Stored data
= = = = =
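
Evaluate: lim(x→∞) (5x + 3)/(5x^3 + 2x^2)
This is an ∞/∞ indeterminate form.

Apply L'Hôpital's rule: differentiate numerator and denominator separately.
  f(x) = 5·x + 3   ⇒   f'(x) = 5
  g(x) = 5·x^3 + 2·x^2   ⇒   g'(x) = 15·x^2 + 4·x
  lim(x→∞) f'(x)/g'(x) = lim(x→∞) (5)/(15·x^2 + 4·x)
  = 0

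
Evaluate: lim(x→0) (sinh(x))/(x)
This is a 0/0 indeterminate form.

Apply L'Hôpital's rule: differentiate numerator and denominator separately.
  f(x) = sinh(x)   ⇒   f'(x) = cosh(x)
  g(x) = x   ⇒   g'(x) = 1
  lim(x→0) f'(x)/g'(x) = lim(x→0) (cosh(x))/(1)
  = 1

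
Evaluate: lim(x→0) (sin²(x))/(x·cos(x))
This is a 0/0 indeterminate form.

Apply L'Hôpital's rule: differentiate numerator and denominator separately.
  f(x) = sin(x)^2   ⇒   f'(x) = 2·sin(x)·cos(x)
  g(x) = x·cos(x)   ⇒   g'(x) = -x·sin(x) + cos(x)
  lim(x→0) f'(x)/g'(x) = lim(x→0) (2·sin(x)·cos(x))/(-x·sin(x) + cos(x))
  = 0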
= = = = =
Problem to work on:
Output nothing but the lines from the one that contains "Evaluate: lim(x→0) (sinh(x))/(x)" through the final line of the entries above, exactly as they appear.

Response to the exercise:
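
Evaluate: lim(x→0) (sinh(x))/(x)
This is a 0/0 indeterminate form.

Apply L'Hôpital's rule: differentiate numerator and denominator separately.
  f(x) = sinh(x)   ⇒   f'(x) = cosh(x)
  g(x) = x   ⇒   g'(x) = 1
  lim(x→0) f'(x)/g'(x) = lim(x→0) (cosh(x))/(1)
  = 1

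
Evaluate: lim(x→0) (sin²(x))/(x·cos(x))
This is a 0/0 indeterminate form.

Apply L'Hôpital's rule: differentiate numerator and denominator separately.
  f(x) = sin(x)^2   ⇒   f'(x) = 2·sin(x)·cos(x)
  g(x) = x·cos(x)   ⇒   g'(x) = -x·sin(x) + cos(x)
  lim(x→0) f'(x)/g'(x) = lim(x→0) (2·sin(x)·cos(x))/(-x·sin(x) + cos(x))
  = 0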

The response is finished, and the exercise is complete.